* **PROVIDED DATA**:

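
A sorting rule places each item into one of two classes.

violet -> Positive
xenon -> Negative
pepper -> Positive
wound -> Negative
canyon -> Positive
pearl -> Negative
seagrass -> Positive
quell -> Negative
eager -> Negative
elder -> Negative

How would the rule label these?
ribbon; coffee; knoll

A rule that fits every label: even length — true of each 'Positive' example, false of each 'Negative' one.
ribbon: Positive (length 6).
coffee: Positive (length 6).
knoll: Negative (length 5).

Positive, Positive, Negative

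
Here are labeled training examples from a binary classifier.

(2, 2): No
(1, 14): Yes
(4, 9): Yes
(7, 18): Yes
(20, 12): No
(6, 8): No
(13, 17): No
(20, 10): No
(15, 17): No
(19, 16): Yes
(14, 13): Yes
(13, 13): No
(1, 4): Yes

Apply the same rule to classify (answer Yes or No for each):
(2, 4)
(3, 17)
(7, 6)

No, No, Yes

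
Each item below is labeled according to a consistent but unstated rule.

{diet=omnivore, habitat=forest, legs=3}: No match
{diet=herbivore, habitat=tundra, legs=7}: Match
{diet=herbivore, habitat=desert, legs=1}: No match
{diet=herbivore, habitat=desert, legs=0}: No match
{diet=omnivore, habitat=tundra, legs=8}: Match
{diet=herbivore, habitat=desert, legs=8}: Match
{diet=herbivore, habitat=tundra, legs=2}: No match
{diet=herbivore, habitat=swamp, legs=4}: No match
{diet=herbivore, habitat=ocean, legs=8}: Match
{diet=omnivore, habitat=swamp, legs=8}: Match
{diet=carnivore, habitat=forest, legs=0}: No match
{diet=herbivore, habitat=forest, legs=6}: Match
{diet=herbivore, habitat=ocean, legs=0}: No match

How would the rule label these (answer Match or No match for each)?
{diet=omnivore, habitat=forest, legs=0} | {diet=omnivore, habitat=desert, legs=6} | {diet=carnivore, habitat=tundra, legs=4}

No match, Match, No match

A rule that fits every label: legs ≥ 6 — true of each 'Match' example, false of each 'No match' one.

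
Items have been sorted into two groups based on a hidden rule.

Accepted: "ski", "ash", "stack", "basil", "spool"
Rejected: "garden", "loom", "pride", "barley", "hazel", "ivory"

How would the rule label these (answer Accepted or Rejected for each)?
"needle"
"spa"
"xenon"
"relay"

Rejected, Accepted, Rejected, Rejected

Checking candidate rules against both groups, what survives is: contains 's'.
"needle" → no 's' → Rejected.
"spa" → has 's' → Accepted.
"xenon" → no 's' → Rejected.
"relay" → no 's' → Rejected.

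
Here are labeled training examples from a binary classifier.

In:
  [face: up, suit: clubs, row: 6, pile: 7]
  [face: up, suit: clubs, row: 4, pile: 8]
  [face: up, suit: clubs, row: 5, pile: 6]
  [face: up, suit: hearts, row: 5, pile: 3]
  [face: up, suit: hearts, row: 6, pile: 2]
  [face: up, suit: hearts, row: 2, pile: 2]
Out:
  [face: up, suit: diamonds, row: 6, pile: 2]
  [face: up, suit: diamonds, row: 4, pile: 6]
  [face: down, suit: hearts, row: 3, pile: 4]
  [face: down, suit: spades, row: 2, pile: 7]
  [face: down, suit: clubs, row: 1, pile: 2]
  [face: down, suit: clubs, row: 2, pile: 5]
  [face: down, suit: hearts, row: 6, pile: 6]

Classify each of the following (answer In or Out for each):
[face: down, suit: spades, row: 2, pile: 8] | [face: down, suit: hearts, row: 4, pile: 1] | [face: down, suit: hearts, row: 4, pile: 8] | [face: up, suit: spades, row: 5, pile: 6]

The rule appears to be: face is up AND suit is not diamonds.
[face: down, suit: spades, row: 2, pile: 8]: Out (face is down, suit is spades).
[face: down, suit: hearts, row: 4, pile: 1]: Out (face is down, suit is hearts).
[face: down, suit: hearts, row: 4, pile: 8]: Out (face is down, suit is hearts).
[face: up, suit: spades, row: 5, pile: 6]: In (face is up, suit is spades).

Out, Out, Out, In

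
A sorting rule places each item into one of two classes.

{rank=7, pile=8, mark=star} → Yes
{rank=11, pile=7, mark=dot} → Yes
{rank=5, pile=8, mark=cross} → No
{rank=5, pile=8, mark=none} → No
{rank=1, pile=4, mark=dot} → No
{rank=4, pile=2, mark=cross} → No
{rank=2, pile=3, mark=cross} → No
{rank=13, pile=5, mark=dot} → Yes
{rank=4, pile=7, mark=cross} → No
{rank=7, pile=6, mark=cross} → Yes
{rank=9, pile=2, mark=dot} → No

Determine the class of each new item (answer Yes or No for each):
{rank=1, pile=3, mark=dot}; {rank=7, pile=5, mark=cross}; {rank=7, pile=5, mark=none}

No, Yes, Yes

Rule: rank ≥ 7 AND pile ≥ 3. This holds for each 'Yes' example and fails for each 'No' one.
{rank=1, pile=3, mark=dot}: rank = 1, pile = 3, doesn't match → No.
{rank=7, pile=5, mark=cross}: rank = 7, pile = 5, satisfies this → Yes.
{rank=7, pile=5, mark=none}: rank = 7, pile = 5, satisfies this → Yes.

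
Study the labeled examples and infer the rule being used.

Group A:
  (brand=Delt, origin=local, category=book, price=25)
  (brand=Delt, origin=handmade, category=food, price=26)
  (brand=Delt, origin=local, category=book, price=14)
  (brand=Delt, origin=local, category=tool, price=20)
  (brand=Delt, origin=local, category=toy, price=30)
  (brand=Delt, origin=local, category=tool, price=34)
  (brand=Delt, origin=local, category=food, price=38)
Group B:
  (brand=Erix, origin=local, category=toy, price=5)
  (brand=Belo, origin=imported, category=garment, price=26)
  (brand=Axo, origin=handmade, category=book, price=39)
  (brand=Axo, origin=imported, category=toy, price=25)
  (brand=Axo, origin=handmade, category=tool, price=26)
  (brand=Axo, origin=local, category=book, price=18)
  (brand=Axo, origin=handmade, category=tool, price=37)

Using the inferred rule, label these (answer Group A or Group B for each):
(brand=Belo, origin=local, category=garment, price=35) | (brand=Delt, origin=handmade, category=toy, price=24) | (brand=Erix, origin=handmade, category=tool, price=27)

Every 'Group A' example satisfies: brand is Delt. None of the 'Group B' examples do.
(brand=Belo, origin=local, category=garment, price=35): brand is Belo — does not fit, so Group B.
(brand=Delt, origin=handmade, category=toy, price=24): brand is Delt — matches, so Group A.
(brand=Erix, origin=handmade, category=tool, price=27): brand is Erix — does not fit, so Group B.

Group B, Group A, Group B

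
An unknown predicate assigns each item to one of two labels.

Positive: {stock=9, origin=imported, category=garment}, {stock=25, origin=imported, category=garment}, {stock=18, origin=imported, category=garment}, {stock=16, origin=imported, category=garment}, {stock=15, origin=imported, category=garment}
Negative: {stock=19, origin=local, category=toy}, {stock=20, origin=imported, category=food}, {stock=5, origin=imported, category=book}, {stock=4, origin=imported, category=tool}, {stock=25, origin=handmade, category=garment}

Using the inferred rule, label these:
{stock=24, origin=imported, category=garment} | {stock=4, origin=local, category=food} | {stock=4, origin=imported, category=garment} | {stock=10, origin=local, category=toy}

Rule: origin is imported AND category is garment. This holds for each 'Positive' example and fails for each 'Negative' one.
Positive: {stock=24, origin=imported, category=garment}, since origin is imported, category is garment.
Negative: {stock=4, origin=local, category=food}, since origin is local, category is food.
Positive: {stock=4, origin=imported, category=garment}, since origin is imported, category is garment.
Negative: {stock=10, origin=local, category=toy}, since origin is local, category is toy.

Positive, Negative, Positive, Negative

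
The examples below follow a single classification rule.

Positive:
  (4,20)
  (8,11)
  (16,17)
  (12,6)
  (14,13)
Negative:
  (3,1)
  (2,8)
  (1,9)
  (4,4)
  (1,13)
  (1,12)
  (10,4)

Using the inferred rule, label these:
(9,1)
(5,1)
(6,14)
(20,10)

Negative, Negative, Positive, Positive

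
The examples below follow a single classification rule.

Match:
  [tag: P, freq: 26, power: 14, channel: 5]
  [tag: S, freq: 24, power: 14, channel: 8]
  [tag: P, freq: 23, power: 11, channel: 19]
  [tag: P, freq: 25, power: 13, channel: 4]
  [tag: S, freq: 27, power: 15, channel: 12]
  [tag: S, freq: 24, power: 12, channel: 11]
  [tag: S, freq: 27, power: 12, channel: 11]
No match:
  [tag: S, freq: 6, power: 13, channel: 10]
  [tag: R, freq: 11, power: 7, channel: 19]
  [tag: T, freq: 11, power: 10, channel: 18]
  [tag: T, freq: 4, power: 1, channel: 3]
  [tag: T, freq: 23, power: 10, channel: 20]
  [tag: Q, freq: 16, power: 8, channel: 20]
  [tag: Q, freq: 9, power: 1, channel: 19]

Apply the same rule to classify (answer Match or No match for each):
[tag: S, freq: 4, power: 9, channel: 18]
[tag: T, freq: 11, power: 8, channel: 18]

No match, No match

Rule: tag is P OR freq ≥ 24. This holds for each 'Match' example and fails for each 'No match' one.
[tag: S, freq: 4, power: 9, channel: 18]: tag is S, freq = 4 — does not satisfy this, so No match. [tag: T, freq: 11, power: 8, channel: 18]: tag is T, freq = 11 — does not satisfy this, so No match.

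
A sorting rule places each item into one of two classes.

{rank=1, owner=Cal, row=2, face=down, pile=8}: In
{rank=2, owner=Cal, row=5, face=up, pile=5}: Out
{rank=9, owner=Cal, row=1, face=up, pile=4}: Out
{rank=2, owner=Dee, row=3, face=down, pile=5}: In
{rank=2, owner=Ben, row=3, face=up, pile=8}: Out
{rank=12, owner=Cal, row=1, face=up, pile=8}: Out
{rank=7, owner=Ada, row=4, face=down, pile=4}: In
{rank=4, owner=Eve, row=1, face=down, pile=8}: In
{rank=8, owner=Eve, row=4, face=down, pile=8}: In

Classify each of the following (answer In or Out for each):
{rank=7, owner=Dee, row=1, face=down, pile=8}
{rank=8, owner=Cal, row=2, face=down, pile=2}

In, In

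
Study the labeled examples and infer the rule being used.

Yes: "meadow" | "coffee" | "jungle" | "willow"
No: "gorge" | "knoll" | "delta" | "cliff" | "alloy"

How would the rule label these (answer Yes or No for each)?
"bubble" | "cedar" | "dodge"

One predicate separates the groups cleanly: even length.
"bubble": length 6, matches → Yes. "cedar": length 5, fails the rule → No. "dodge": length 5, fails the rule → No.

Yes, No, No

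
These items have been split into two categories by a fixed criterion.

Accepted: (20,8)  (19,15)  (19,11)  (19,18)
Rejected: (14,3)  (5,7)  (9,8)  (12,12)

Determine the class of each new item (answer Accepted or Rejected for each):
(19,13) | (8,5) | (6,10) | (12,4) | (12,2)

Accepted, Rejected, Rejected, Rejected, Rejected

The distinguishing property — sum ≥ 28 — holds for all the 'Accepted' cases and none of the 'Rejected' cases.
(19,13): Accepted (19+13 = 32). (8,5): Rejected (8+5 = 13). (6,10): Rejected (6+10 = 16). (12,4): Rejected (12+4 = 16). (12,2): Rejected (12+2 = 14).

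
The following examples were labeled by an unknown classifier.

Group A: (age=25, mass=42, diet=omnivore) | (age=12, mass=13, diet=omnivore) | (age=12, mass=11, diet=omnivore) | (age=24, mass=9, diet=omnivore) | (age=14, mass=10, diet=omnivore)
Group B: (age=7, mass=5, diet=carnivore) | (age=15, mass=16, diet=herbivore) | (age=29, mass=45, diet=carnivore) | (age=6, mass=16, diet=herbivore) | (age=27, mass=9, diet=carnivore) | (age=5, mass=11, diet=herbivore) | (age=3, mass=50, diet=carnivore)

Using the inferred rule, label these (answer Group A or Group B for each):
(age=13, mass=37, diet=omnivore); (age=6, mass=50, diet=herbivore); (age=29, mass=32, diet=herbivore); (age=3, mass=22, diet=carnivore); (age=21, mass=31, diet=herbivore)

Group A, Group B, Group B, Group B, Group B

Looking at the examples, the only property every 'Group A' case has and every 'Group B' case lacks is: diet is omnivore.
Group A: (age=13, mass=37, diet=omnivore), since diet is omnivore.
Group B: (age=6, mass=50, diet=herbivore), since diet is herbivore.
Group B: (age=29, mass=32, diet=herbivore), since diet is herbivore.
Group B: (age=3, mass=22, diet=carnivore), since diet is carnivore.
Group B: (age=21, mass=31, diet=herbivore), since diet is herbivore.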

---

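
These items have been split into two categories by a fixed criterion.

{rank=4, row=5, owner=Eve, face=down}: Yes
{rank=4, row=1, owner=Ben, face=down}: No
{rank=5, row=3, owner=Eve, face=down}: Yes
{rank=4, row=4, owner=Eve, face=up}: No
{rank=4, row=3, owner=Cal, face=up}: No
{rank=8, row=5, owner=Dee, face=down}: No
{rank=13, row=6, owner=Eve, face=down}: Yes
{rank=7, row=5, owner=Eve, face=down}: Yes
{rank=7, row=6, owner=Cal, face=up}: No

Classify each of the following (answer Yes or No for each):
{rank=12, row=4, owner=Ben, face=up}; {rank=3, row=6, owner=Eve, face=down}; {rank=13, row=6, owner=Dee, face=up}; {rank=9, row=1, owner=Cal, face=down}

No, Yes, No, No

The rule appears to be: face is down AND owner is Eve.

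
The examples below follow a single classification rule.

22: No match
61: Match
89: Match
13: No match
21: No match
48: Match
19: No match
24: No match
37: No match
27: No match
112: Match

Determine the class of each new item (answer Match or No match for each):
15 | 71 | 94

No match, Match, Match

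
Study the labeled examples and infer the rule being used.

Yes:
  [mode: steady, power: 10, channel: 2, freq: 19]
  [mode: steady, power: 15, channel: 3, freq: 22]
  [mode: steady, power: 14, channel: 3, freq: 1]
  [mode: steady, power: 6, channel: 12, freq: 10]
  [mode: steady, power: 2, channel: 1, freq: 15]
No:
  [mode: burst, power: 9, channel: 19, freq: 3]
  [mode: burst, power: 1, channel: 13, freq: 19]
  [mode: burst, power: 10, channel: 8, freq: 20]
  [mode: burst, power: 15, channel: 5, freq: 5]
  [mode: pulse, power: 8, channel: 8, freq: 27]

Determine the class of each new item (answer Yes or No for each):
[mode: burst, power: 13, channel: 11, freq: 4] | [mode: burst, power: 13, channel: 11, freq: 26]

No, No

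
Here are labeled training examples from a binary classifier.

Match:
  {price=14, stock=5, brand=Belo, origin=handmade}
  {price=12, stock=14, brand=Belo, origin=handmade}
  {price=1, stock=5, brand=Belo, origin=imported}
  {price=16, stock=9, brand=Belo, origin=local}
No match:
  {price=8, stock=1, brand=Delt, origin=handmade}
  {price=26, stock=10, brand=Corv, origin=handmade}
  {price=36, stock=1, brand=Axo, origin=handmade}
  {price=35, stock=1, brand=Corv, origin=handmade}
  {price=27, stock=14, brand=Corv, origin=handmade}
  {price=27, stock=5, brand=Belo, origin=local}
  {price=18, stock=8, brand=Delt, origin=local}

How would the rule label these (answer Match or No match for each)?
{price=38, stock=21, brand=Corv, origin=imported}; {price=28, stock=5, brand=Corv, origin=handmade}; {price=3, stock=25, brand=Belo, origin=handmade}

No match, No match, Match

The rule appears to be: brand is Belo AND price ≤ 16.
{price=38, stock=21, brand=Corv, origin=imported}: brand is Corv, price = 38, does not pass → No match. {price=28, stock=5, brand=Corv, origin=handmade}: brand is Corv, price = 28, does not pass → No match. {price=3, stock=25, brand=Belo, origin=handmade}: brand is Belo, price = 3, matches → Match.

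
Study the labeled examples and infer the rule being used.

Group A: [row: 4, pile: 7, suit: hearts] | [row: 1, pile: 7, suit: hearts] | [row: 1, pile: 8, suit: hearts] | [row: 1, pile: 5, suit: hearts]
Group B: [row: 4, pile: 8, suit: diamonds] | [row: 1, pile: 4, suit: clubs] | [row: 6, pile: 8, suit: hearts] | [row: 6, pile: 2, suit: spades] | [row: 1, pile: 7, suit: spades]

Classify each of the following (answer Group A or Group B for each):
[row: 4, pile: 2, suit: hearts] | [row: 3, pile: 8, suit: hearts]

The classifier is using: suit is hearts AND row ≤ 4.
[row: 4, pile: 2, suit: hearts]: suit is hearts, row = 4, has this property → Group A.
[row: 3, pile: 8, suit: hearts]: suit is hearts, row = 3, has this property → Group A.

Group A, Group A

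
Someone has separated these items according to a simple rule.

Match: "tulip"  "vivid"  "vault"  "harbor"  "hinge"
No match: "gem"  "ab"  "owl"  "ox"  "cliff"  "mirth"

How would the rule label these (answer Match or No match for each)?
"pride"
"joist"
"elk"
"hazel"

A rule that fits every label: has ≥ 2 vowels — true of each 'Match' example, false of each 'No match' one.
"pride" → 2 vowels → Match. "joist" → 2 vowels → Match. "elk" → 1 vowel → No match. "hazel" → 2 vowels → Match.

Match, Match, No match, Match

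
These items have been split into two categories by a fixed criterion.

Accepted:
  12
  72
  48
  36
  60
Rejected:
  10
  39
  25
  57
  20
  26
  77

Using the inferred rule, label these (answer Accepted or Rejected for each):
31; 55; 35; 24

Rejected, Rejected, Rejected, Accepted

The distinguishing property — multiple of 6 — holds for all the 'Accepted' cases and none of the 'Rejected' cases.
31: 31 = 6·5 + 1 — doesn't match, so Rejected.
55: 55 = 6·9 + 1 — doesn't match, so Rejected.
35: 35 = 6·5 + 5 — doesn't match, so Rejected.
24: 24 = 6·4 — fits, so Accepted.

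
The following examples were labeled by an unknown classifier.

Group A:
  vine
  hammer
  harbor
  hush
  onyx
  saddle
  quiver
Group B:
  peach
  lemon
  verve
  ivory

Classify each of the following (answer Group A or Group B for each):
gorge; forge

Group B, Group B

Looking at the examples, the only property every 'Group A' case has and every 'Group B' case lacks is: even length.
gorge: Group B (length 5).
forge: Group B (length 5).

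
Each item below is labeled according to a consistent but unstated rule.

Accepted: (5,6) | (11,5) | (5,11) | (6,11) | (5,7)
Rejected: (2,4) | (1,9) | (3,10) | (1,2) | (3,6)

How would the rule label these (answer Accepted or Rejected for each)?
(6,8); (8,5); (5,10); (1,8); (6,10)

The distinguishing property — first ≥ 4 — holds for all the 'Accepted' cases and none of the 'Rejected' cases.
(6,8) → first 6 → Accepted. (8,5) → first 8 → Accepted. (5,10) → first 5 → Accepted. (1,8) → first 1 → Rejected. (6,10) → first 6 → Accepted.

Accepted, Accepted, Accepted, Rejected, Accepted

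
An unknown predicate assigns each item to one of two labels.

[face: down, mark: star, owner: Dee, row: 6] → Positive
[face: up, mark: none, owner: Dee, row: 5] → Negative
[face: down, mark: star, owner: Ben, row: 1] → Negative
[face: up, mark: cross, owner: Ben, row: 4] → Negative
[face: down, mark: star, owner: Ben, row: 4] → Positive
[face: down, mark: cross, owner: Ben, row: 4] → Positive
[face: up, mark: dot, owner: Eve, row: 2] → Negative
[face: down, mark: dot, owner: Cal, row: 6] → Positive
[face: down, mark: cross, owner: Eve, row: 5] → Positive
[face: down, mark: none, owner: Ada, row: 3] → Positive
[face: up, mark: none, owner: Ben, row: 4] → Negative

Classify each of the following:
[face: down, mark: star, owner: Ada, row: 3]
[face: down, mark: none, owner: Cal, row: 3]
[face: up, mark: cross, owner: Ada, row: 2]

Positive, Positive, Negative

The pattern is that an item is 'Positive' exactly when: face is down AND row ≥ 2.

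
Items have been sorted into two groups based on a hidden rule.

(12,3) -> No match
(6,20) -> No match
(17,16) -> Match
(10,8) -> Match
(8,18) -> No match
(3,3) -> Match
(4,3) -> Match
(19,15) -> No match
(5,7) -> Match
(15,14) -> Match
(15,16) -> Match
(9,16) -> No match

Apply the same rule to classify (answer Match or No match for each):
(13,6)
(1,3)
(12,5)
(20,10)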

--

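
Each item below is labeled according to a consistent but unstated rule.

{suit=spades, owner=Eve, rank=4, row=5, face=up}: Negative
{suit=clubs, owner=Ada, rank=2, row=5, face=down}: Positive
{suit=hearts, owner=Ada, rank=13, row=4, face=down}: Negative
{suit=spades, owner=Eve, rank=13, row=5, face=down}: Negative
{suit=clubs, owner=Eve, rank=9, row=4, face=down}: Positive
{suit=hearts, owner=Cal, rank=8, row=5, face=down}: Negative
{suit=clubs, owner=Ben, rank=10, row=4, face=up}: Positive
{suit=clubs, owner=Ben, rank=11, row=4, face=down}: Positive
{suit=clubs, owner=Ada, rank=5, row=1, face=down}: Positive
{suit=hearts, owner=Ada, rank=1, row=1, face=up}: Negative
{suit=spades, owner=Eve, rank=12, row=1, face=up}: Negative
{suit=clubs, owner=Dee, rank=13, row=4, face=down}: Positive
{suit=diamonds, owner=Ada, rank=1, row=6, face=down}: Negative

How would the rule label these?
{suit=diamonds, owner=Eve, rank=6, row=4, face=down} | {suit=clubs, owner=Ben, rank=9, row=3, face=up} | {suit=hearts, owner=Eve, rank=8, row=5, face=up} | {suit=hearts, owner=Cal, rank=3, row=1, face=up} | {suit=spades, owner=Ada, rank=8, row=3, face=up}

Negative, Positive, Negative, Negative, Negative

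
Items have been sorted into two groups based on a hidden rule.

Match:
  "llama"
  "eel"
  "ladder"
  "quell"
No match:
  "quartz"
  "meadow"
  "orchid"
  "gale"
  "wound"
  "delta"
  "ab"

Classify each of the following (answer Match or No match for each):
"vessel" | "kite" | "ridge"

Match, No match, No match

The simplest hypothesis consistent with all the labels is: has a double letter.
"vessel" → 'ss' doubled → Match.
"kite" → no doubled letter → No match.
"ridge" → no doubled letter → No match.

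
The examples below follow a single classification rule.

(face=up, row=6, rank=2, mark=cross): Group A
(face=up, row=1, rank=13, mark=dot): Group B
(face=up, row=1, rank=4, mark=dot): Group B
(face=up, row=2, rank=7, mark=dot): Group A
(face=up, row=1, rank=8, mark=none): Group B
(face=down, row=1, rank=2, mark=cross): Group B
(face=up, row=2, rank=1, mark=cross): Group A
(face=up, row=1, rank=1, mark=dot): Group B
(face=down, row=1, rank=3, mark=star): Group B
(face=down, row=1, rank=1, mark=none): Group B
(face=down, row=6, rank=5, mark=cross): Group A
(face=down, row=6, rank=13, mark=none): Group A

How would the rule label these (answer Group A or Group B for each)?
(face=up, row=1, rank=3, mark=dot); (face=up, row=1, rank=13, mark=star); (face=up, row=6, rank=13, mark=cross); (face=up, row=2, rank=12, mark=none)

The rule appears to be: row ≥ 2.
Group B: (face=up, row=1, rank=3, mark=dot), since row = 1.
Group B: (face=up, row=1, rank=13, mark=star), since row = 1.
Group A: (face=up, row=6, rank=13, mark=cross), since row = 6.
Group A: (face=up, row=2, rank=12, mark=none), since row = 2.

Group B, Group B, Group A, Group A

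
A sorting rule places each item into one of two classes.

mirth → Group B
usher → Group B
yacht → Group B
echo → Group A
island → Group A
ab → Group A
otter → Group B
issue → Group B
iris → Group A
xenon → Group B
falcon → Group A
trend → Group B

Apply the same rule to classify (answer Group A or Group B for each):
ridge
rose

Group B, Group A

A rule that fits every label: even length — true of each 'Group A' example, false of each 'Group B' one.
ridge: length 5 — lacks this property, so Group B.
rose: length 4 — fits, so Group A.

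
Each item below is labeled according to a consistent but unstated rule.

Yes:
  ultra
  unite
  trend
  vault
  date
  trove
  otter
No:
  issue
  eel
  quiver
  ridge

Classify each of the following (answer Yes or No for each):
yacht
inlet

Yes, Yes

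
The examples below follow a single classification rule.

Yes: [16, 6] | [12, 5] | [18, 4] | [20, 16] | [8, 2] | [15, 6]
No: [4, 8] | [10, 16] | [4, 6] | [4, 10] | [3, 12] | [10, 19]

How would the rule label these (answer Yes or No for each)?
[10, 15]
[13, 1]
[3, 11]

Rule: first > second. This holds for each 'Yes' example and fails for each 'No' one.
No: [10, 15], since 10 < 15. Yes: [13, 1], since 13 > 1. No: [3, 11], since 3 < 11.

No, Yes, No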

* **EXERCISE DETAILS**: Read through the entries and copy every line that includes "delta".

* **ANSWER FOR THE TASK**:
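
No: "gorge" | "knoll" | "delta" | "cliff" | "alloy"
  "delta"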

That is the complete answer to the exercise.